● **WORK ITEM**: Could you give every record again, exactly as it reads?

● **DATASET RECORDS**:
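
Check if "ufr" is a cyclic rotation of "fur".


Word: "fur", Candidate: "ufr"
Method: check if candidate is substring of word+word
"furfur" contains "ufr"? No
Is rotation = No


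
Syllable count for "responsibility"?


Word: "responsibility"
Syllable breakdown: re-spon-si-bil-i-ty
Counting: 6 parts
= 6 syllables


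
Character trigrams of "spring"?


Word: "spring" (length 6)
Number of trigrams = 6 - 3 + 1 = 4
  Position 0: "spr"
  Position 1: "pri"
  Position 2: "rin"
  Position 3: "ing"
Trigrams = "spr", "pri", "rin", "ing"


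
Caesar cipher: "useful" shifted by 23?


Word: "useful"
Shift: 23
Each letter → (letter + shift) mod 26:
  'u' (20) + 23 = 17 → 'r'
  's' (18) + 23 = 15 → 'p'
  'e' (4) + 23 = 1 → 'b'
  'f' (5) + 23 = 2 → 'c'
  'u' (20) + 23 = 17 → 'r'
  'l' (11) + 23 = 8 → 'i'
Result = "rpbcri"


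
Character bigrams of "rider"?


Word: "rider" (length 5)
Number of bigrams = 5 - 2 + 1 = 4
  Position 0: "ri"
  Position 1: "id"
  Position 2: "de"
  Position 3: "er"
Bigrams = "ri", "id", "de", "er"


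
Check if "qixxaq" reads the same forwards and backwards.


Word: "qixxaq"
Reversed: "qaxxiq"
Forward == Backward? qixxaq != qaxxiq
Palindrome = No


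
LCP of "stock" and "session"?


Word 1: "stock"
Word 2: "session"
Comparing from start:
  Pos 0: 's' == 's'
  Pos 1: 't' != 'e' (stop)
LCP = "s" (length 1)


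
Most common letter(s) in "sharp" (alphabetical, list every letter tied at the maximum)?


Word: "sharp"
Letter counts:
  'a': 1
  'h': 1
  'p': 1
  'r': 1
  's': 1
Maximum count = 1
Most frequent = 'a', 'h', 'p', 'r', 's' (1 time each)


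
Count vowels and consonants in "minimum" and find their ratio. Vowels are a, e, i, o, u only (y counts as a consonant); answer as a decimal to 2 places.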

● **EXERCISE OUTPUT**:
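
Check if "ufr" is a cyclic rotation of "fur".


Word: "fur", Candidate: "ufr"
Method: check if candidate is substring of word+word
"furfur" contains "ufr"? No
Is rotation = No


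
Syllable count for "responsibility"?


Word: "responsibility"
Syllable breakdown: re-spon-si-bil-i-ty
Counting: 6 parts
= 6 syllables


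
Character trigrams of "spring"?


Word: "spring" (length 6)
Number of trigrams = 6 - 3 + 1 = 4
  Position 0: "spr"
  Position 1: "pri"
  Position 2: "rin"
  Position 3: "ing"
Trigrams = "spr", "pri", "rin", "ing"


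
Caesar cipher: "useful" shifted by 23?


Word: "useful"
Shift: 23
Each letter → (letter + shift) mod 26:
  'u' (20) + 23 = 17 → 'r'
  's' (18) + 23 = 15 → 'p'
  'e' (4) + 23 = 1 → 'b'
  'f' (5) + 23 = 2 → 'c'
  'u' (20) + 23 = 17 → 'r'
  'l' (11) + 23 = 8 → 'i'
Result = "rpbcri"


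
Character bigrams of "rider"?


Word: "rider" (length 5)
Number of bigrams = 5 - 2 + 1 = 4
  Position 0: "ri"
  Position 1: "id"
  Position 2: "de"
  Position 3: "er"
Bigrams = "ri", "id", "de", "er"


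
Check if "qixxaq" reads the same forwards and backwards.


Word: "qixxaq"
Reversed: "qaxxiq"
Forward == Backward? qixxaq != qaxxiq
Palindrome = No


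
LCP of "stock" and "session"?


Word 1: "stock"
Word 2: "session"
Comparing from start:
  Pos 0: 's' == 's'
  Pos 1: 't' != 'e' (stop)
LCP = "s" (length 1)


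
Most common letter(s) in "sharp" (alphabetical, list every letter tied at the maximum)?


Word: "sharp"
Letter counts:
  'a': 1
  'h': 1
  'p': 1
  'r': 1
  's': 1
Maximum count = 1
Most frequent = 'a', 'h', 'p', 'r', 's' (1 time each)


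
Count vowels and consonants in "minimum" and find their ratio. Vowels are a, e, i, o, u only (y counts as a consonant); answer as a decimal to 2 places.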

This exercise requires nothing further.